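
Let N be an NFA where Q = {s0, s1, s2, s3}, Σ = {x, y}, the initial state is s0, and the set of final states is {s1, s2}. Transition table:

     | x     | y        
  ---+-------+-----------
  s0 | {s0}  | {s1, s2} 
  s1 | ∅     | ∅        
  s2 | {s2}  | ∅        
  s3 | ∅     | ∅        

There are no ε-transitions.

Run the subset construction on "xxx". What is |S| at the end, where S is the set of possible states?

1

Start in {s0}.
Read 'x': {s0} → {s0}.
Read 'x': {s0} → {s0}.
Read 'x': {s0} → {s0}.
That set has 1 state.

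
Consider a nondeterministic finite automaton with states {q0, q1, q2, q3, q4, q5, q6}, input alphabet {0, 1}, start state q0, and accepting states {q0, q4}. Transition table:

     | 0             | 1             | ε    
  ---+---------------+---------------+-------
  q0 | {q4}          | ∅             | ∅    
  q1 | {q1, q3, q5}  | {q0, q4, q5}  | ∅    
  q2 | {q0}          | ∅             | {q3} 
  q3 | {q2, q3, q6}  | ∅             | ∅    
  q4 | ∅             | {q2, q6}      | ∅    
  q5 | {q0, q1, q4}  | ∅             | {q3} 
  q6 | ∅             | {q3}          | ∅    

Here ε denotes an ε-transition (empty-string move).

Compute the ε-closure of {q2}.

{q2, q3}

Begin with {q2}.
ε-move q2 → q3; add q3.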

──────────────────────────────

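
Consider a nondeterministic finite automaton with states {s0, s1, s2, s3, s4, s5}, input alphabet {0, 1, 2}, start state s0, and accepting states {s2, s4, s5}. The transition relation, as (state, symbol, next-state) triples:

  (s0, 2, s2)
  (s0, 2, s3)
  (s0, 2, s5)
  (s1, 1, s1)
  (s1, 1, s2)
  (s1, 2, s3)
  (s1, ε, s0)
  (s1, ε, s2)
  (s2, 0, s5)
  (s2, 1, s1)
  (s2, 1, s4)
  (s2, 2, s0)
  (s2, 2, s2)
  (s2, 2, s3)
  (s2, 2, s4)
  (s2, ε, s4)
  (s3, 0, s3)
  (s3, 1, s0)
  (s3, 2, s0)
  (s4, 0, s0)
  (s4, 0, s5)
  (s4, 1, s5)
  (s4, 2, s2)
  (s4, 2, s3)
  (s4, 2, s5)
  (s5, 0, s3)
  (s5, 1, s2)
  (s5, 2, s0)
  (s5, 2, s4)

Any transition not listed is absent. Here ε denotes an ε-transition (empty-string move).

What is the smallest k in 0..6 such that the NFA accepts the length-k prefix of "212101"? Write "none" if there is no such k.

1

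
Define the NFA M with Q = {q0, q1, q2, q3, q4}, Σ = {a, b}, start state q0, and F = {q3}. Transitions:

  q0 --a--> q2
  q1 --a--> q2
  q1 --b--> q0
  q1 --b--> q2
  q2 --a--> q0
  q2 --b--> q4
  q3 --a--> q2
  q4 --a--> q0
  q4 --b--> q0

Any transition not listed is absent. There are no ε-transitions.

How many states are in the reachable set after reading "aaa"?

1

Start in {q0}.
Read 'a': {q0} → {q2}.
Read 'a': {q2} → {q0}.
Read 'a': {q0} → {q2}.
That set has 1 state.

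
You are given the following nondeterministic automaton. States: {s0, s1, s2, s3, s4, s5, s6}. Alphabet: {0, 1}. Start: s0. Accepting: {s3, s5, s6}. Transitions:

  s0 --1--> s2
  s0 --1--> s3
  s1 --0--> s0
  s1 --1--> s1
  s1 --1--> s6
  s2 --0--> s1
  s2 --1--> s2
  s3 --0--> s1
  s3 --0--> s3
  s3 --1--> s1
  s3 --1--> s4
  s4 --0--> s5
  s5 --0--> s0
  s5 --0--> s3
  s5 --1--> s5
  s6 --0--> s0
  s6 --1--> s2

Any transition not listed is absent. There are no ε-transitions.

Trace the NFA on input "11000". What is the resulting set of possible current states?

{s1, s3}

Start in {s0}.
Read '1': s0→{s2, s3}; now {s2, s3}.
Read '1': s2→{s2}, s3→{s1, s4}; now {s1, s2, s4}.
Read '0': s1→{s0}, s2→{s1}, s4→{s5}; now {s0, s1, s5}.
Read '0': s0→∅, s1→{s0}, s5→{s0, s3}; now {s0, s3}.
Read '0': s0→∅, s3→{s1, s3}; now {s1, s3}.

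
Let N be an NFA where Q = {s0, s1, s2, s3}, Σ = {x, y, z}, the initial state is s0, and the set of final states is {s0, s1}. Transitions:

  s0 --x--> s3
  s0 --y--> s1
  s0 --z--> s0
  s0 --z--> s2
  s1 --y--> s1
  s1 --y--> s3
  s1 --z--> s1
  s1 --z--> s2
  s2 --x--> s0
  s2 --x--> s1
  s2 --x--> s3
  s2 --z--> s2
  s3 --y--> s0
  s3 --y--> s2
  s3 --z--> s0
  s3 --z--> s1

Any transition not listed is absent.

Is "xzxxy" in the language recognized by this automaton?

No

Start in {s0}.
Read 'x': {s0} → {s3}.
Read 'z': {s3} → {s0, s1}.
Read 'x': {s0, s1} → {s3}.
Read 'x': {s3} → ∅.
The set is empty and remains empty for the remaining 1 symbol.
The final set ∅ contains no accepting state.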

──────────────────────────────

◆ Exercise directions ◆
Look above for the line containing "q4 --b--> q0" and the line containing "s6 --0--> s0". Transcribe both, with the lines between them, exactly.

◆ Task output ◆
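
  q4 --b--> q0

Any transition not listed is absent. There are no ε-transitions.

How many states are in the reachable set after reading "aaa"?

1

Start in {q0}.
Read 'a': {q0} → {q2}.
Read 'a': {q2} → {q0}.
Read 'a': {q0} → {q2}.
That set has 1 state.

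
You are given the following nondeterministic automaton. States: {s0, s1, s2, s3, s4, s5, s6}. Alphabet: {0, 1}. Start: s0. Accepting: {s3, s5, s6}. Transitions:

  s0 --1--> s2
  s0 --1--> s3
  s1 --0--> s0
  s1 --1--> s1
  s1 --1--> s6
  s2 --0--> s1
  s2 --1--> s2
  s3 --0--> s1
  s3 --0--> s3
  s3 --1--> s1
  s3 --1--> s4
  s4 --0--> s5
  s5 --0--> s0
  s5 --0--> s3
  s5 --1--> s5
  s6 --0--> s0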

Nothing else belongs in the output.